**Task description:**
Each record beneath this sentence is to be transcribed exactly as it reads.

*** Raw data ***

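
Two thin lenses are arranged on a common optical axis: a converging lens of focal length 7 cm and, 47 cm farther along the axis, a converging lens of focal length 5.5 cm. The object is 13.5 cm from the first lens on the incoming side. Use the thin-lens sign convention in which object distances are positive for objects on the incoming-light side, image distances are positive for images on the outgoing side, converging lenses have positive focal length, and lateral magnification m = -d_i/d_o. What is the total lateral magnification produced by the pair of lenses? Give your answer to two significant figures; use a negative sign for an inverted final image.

Lens 1: 1/d_i1 = 1/f_1 - 1/d_o1 = 1/7 - 1/13.5 = 0.06878 cm^-1, so d_i1 = 14.538 cm.
m_1 = -(14.538)/13.5 = -1.0769.
The intermediate image is 14.538 cm to the right of lens 1, so d_o2 = L - d_i1 = 47 - 14.538 = 32.462 cm.
Lens 2: 1/d_i2 = 1/f_2 - 1/d_o2 = 1/5.5 - 1/(32.462) = 0.15101 cm^-1, so d_i2 = 6.622 cm.
m_2 = -(6.622)/(32.462) = -0.2040.
Overall magnification: m = m_1 m_2 = 0.2197.

0.22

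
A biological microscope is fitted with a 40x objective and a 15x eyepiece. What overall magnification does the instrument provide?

600

The overall magnification of a compound microscope is the product of the objective and eyepiece magnifications:
M = M_obj x M_eye = 40 x 15 = 600.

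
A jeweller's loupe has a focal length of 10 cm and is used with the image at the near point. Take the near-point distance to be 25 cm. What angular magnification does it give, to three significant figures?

M = 1 + D/f = 1 + 25/10 = 3.500.

3.50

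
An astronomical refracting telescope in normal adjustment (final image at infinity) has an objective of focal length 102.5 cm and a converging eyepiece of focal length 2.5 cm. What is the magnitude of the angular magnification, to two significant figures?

41

|M| = f_obj/|f_eye| = 102.5/2.5 = 41.000.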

*** End of Raw data ***

**Result for this exercise:**
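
Two thin lenses are arranged on a common optical axis: a converging lens of focal length 7 cm and, 47 cm farther along the axis, a converging lens of focal length 5.5 cm. The object is 13.5 cm from the first lens on the incoming side. Use the thin-lens sign convention in which object distances are positive for objects on the incoming-light side, image distances are positive for images on the outgoing side, converging lenses have positive focal length, and lateral magnification m = -d_i/d_o. What is the total lateral magnification produced by the pair of lenses? Give your answer to two significant figures; use a negative sign for an inverted final image.

Lens 1: 1/d_i1 = 1/f_1 - 1/d_o1 = 1/7 - 1/13.5 = 0.06878 cm^-1, so d_i1 = 14.538 cm.
m_1 = -(14.538)/13.5 = -1.0769.
The intermediate image is 14.538 cm to the right of lens 1, so d_o2 = L - d_i1 = 47 - 14.538 = 32.462 cm.
Lens 2: 1/d_i2 = 1/f_2 - 1/d_o2 = 1/5.5 - 1/(32.462) = 0.15101 cm^-1, so d_i2 = 6.622 cm.
m_2 = -(6.622)/(32.462) = -0.2040.
Overall magnification: m = m_1 m_2 = 0.2197.

0.22

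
A biological microscope is fitted with a 40x objective and a 15x eyepiece. What overall magnification does the instrument provide?

600

The overall magnification of a compound microscope is the product of the objective and eyepiece magnifications:
M = M_obj x M_eye = 40 x 15 = 600.

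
A jeweller's loupe has a focal length of 10 cm and is used with the image at the near point. Take the near-point distance to be 25 cm. What angular magnification does it give, to three significant figures?

M = 1 + D/f = 1 + 25/10 = 3.500.

3.50

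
An astronomical refracting telescope in normal adjustment (final image at infinity) has an objective of focal length 102.5 cm and a converging eyepiece of focal length 2.5 cm. What is the magnitude of the angular magnification, to two significant figures?

41

|M| = f_obj/|f_eye| = 102.5/2.5 = 41.000.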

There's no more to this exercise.